Task => Reproduce the entries that follow verbatim, down to the final line.

Stored data
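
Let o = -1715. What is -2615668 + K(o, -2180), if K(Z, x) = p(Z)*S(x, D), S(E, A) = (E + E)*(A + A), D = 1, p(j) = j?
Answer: 12339132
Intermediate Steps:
S(E, A) = 4*A*E (S(E, A) = (2*E)*(2*A) = 4*A*E)
K(Z, x) = 4*Z*x (K(Z, x) = Z*(4*1*x) = Z*(4*x) = 4*Z*x)
-2615668 + K(o, -2180) = -2615668 + 4*(-1715)*(-2180) = -2615668 + 14954800 = 12339132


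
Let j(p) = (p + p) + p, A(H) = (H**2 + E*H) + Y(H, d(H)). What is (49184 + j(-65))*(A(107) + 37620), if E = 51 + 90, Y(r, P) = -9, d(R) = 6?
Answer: 3142497383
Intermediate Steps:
E = 141
A(H) = -9 + H**2 + 141*H (A(H) = (H**2 + 141*H) - 9 = -9 + H**2 + 141*H)
j(p) = 3*p (j(p) = 2*p + p = 3*p)
(49184 + j(-65))*(A(107) + 37620) = (49184 + 3*(-65))*((-9 + 107**2 + 141*107) + 37620) = (49184 - 195)*((-9 + 11449 + 15087) + 37620) = 48989*(26527 + 37620) = 48989*64147 = 3142497383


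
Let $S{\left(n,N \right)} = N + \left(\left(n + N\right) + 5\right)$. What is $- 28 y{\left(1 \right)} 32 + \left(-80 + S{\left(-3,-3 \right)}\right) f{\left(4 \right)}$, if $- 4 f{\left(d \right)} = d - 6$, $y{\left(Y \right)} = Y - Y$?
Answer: $-42$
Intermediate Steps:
$y{\left(Y \right)} = 0$
$f{\left(d \right)} = \frac{3}{2} - \frac{d}{4}$ ($f{\left(d \right)} = - \frac{d - 6}{4} = - \frac{-6 + d}{4} = \frac{3}{2} - \frac{d}{4}$)
$S{\left(n,N \right)} = 5 + n + 2 N$ ($S{\left(n,N \right)} = N + \left(\left(N + n\right) + 5\right) = N + \left(5 + N + n\right) = 5 + n + 2 N$)
$- 28 y{\left(1 \right)} 32 + \left(-80 + S{\left(-3,-3 \right)}\right) f{\left(4 \right)} = \left(-28\right) 0 \cdot 32 + \left(-80 + \left(5 - 3 + 2 \left(-3\right)\right)\right) \left(\frac{3}{2} - 1\right) = 0 \cdot 32 + \left(-80 - 4\right) \left(\frac{3}{2} - 1\right) = 0 + \left(-80 - 4\right) \frac{1}{2} = 0 - 42 = -42$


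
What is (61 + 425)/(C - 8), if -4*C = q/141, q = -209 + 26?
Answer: -30456/481 ≈ -63.318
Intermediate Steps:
q = -183
C = 61/188 (C = -(-183)/(4*141) = -1/4*(-61/47) = 61/188 ≈ 0.32447)
(61 + 425)/(C - 8) = (61 + 425)/(61/188 - 8) = 486/(-1443/188) = 486*(-188/1443) = -30456/481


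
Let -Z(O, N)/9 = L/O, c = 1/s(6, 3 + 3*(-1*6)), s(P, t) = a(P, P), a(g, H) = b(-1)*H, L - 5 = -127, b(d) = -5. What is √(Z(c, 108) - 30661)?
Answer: I*√63601 ≈ 252.19*I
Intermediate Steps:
L = -122 (L = 5 - 127 = -122)
a(g, H) = -5*H
s(P, t) = -5*P
c = -1/30 (c = 1/(-5*6) = 1/(-30) = -1/30 ≈ -0.033333)
Z(O, N) = 1098/O (Z(O, N) = -(-1098)/O = 1098/O)
√(Z(c, 108) - 30661) = √(1098/(-1/30) - 30661) = √(1098*(-30) - 30661) = √(-32940 - 30661) = √(-63601) = I*√63601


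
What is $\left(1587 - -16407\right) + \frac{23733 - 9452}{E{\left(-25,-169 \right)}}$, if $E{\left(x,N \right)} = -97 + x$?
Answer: $\frac{2180987}{122} \approx 17877.0$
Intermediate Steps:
$\left(1587 - -16407\right) + \frac{23733 - 9452}{E{\left(-25,-169 \right)}} = \left(1587 - -16407\right) + \frac{23733 - 9452}{-97 - 25} = \left(1587 + 16407\right) + \frac{23733 - 9452}{-122} = 17994 + 14281 \left(- \frac{1}{122}\right) = 17994 - \frac{14281}{122} = \frac{2180987}{122}$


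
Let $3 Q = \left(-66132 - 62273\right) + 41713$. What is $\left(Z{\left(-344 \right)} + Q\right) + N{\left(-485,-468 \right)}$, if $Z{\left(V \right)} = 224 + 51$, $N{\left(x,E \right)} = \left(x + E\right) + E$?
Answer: $- \frac{90130}{3} \approx -30043.0$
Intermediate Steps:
$N{\left(x,E \right)} = x + 2 E$ ($N{\left(x,E \right)} = \left(E + x\right) + E = x + 2 E$)
$Z{\left(V \right)} = 275$
$Q = - \frac{86692}{3}$ ($Q = \frac{\left(-66132 - 62273\right) + 41713}{3} = \frac{-128405 + 41713}{3} = \frac{1}{3} \left(-86692\right) = - \frac{86692}{3} \approx -28897.0$)
$\left(Z{\left(-344 \right)} + Q\right) + N{\left(-485,-468 \right)} = \left(275 - \frac{86692}{3}\right) + \left(-485 + 2 \left(-468\right)\right) = - \frac{85867}{3} - 1421 = - \frac{90130}{3}$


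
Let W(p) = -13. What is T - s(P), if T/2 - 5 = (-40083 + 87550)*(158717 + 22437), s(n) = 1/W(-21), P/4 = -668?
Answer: 223569759999/13 ≈ 1.7198e+10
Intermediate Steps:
P = -2672 (P = 4*(-668) = -2672)
s(n) = -1/13 (s(n) = 1/(-13) = -1/13)
T = 17197673846 (T = 10 + 2*((-40083 + 87550)*(158717 + 22437)) = 10 + 2*(47467*181154) = 10 + 2*8598836918 = 10 + 17197673836 = 17197673846)
T - s(P) = 17197673846 - 1*(-1/13) = 17197673846 + 1/13 = 223569759999/13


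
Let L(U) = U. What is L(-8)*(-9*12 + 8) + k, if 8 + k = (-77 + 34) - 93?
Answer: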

Response to the exercise =>
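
Let o = -1715. What is -2615668 + K(o, -2180), if K(Z, x) = p(Z)*S(x, D), S(E, A) = (E + E)*(A + A), D = 1, p(j) = j?
Answer: 12339132
Intermediate Steps:
S(E, A) = 4*A*E (S(E, A) = (2*E)*(2*A) = 4*A*E)
K(Z, x) = 4*Z*x (K(Z, x) = Z*(4*1*x) = Z*(4*x) = 4*Z*x)
-2615668 + K(o, -2180) = -2615668 + 4*(-1715)*(-2180) = -2615668 + 14954800 = 12339132


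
Let j(p) = (p + p) + p, A(H) = (H**2 + E*H) + Y(H, d(H)). What is (49184 + j(-65))*(A(107) + 37620), if E = 51 + 90, Y(r, P) = -9, d(R) = 6?
Answer: 3142497383
Intermediate Steps:
E = 141
A(H) = -9 + H**2 + 141*H (A(H) = (H**2 + 141*H) - 9 = -9 + H**2 + 141*H)
j(p) = 3*p (j(p) = 2*p + p = 3*p)
(49184 + j(-65))*(A(107) + 37620) = (49184 + 3*(-65))*((-9 + 107**2 + 141*107) + 37620) = (49184 - 195)*((-9 + 11449 + 15087) + 37620) = 48989*(26527 + 37620) = 48989*64147 = 3142497383


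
Let $S{\left(n,N \right)} = N + \left(\left(n + N\right) + 5\right)$. What is $- 28 y{\left(1 \right)} 32 + \left(-80 + S{\left(-3,-3 \right)}\right) f{\left(4 \right)}$, if $- 4 f{\left(d \right)} = d - 6$, $y{\left(Y \right)} = Y - Y$?
Answer: $-42$
Intermediate Steps:
$y{\left(Y \right)} = 0$
$f{\left(d \right)} = \frac{3}{2} - \frac{d}{4}$ ($f{\left(d \right)} = - \frac{d - 6}{4} = - \frac{-6 + d}{4} = \frac{3}{2} - \frac{d}{4}$)
$S{\left(n,N \right)} = 5 + n + 2 N$ ($S{\left(n,N \right)} = N + \left(\left(N + n\right) + 5\right) = N + \left(5 + N + n\right) = 5 + n + 2 N$)
$- 28 y{\left(1 \right)} 32 + \left(-80 + S{\left(-3,-3 \right)}\right) f{\left(4 \right)} = \left(-28\right) 0 \cdot 32 + \left(-80 + \left(5 - 3 + 2 \left(-3\right)\right)\right) \left(\frac{3}{2} - 1\right) = 0 \cdot 32 + \left(-80 - 4\right) \left(\frac{3}{2} - 1\right) = 0 + \left(-80 - 4\right) \frac{1}{2} = 0 - 42 = -42$


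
What is (61 + 425)/(C - 8), if -4*C = q/141, q = -209 + 26?
Answer: -30456/481 ≈ -63.318
Intermediate Steps:
q = -183
C = 61/188 (C = -(-183)/(4*141) = -1/4*(-61/47) = 61/188 ≈ 0.32447)
(61 + 425)/(C - 8) = (61 + 425)/(61/188 - 8) = 486/(-1443/188) = 486*(-188/1443) = -30456/481


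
Let -Z(O, N)/9 = L/O, c = 1/s(6, 3 + 3*(-1*6)), s(P, t) = a(P, P), a(g, H) = b(-1)*H, L - 5 = -127, b(d) = -5. What is √(Z(c, 108) - 30661)?
Answer: I*√63601 ≈ 252.19*I
Intermediate Steps:
L = -122 (L = 5 - 127 = -122)
a(g, H) = -5*H
s(P, t) = -5*P
c = -1/30 (c = 1/(-5*6) = 1/(-30) = -1/30 ≈ -0.033333)
Z(O, N) = 1098/O (Z(O, N) = -(-1098)/O = 1098/O)
√(Z(c, 108) - 30661) = √(1098/(-1/30) - 30661) = √(1098*(-30) - 30661) = √(-32940 - 30661) = √(-63601) = I*√63601


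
What is $\left(1587 - -16407\right) + \frac{23733 - 9452}{E{\left(-25,-169 \right)}}$, if $E{\left(x,N \right)} = -97 + x$?
Answer: $\frac{2180987}{122} \approx 17877.0$
Intermediate Steps:
$\left(1587 - -16407\right) + \frac{23733 - 9452}{E{\left(-25,-169 \right)}} = \left(1587 - -16407\right) + \frac{23733 - 9452}{-97 - 25} = \left(1587 + 16407\right) + \frac{23733 - 9452}{-122} = 17994 + 14281 \left(- \frac{1}{122}\right) = 17994 - \frac{14281}{122} = \frac{2180987}{122}$


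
Let $3 Q = \left(-66132 - 62273\right) + 41713$. What is $\left(Z{\left(-344 \right)} + Q\right) + N{\left(-485,-468 \right)}$, if $Z{\left(V \right)} = 224 + 51$, $N{\left(x,E \right)} = \left(x + E\right) + E$?
Answer: $- \frac{90130}{3} \approx -30043.0$
Intermediate Steps:
$N{\left(x,E \right)} = x + 2 E$ ($N{\left(x,E \right)} = \left(E + x\right) + E = x + 2 E$)
$Z{\left(V \right)} = 275$
$Q = - \frac{86692}{3}$ ($Q = \frac{\left(-66132 - 62273\right) + 41713}{3} = \frac{-128405 + 41713}{3} = \frac{1}{3} \left(-86692\right) = - \frac{86692}{3} \approx -28897.0$)
$\left(Z{\left(-344 \right)} + Q\right) + N{\left(-485,-468 \right)} = \left(275 - \frac{86692}{3}\right) + \left(-485 + 2 \left(-468\right)\right) = - \frac{85867}{3} - 1421 = - \frac{90130}{3}$


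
Let W(p) = -13. What is T - s(P), if T/2 - 5 = (-40083 + 87550)*(158717 + 22437), s(n) = 1/W(-21), P/4 = -668?
Answer: 223569759999/13 ≈ 1.7198e+10
Intermediate Steps:
P = -2672 (P = 4*(-668) = -2672)
s(n) = -1/13 (s(n) = 1/(-13) = -1/13)
T = 17197673846 (T = 10 + 2*((-40083 + 87550)*(158717 + 22437)) = 10 + 2*(47467*181154) = 10 + 2*8598836918 = 10 + 17197673836 = 17197673846)
T - s(P) = 17197673846 - 1*(-1/13) = 17197673846 + 1/13 = 223569759999/13


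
Let L(U) = U. What is L(-8)*(-9*12 + 8) + k, if 8 + k = (-77 + 34) - 93?
Answer: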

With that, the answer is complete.